=== Begin Enclosure ===
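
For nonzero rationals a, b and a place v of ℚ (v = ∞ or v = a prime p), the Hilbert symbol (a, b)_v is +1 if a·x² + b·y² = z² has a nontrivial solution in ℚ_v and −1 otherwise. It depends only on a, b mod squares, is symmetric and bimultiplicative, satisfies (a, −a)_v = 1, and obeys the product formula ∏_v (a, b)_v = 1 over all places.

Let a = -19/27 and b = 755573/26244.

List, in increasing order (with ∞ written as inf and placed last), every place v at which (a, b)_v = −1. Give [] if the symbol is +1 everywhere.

Mod squares: a ≡ -57, b ≡ 2093. Check v ∈ {∞, 2, 3, 7, 13, 19, 23}.
v=∞: -57 < 0 and 2093 > 0  ⇒  (a,b)_∞ = +1.
v=19: a=19^1·(≡7), b=19^2·(≡12) mod 19; (7|19)=+1, (12|19)=-1; (−1)^{1·2·9}·(+1)^2·(-1)^1 = -1.
v=3: a=3^-3·(≡2), b=3^-8·(≡2) mod 3; (2|3)=-1, (2|3)=-1; (−1)^{-3·-8·1}·(-1)^-8·(-1)^-3 = -1.
v=13: a=13^0·(≡7), b=13^1·(≡5) mod 13; (7|13)=-1, (5|13)=-1; (−1)^{0·1·6}·(-1)^1·(-1)^0 = -1.
v=7: a=7^0·(≡5), b=7^1·(≡6) mod 7; (5|7)=-1, (6|7)=-1; (−1)^{0·1·3}·(-1)^1·(-1)^0 = -1.
v=23: a=23^0·(≡1), b=23^1·(≡7) mod 23; (1|23)=+1, (7|23)=-1; (−1)^{0·1·11}·(+1)^1·(-1)^0 = +1.
v=2: v_2(a)=0, v_2(b)=-2; units ≡ 7, 5 (mod 8); ε·ε+αω+βω = 1·0+0·1+-2·0 ≡ 0  ⇒  (a,b)_2 = +1.
Ram(-57, 2093) = {3, 7, 13, 19}; no ℚ_3-point on the conic.

[3, 7, 13, 19]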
=== End Enclosure ===
Exercise: Repeat every record above exactly as it appears.

Result of this exercise:
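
For nonzero rationals a, b and a place v of ℚ (v = ∞ or v = a prime p), the Hilbert symbol (a, b)_v is +1 if a·x² + b·y² = z² has a nontrivial solution in ℚ_v and −1 otherwise. It depends only on a, b mod squares, is symmetric and bimultiplicative, satisfies (a, −a)_v = 1, and obeys the product formula ∏_v (a, b)_v = 1 over all places.

Let a = -19/27 and b = 755573/26244.

List, in increasing order (with ∞ written as inf and placed last), every place v at which (a, b)_v = −1. Give [] if the symbol is +1 everywhere.

Mod squares: a ≡ -57, b ≡ 2093. Check v ∈ {∞, 2, 3, 7, 13, 19, 23}.
v=∞: -57 < 0 and 2093 > 0  ⇒  (a,b)_∞ = +1.
v=19: a=19^1·(≡7), b=19^2·(≡12) mod 19; (7|19)=+1, (12|19)=-1; (−1)^{1·2·9}·(+1)^2·(-1)^1 = -1.
v=3: a=3^-3·(≡2), b=3^-8·(≡2) mod 3; (2|3)=-1, (2|3)=-1; (−1)^{-3·-8·1}·(-1)^-8·(-1)^-3 = -1.
v=13: a=13^0·(≡7), b=13^1·(≡5) mod 13; (7|13)=-1, (5|13)=-1; (−1)^{0·1·6}·(-1)^1·(-1)^0 = -1.
v=7: a=7^0·(≡5), b=7^1·(≡6) mod 7; (5|7)=-1, (6|7)=-1; (−1)^{0·1·3}·(-1)^1·(-1)^0 = -1.
v=23: a=23^0·(≡1), b=23^1·(≡7) mod 23; (1|23)=+1, (7|23)=-1; (−1)^{0·1·11}·(+1)^1·(-1)^0 = +1.
v=2: v_2(a)=0, v_2(b)=-2; units ≡ 7, 5 (mod 8); ε·ε+αω+βω = 1·0+0·1+-2·0 ≡ 0  ⇒  (a,b)_2 = +1.
Ram(-57, 2093) = {3, 7, 13, 19}; no ℚ_3-point on the conic.

[3, 7, 13, 19]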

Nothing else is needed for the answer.